INPUT RECORDS:
══════
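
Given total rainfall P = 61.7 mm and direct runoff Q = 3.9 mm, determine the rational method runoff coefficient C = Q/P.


The runoff coefficient C = runoff depth / rainfall depth.
C = 3.9 / 61.7
  = 0.0632.

0.0632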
══════
EXERCISE: Go through the records and copy all of them exactly.

SOLUTION FOR THIS EXERCISE:
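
Given total rainfall P = 61.7 mm and direct runoff Q = 3.9 mm, determine the rational method runoff coefficient C = Q/P.


The runoff coefficient C = runoff depth / rainfall depth.
C = 3.9 / 61.7
  = 0.0632.

0.0632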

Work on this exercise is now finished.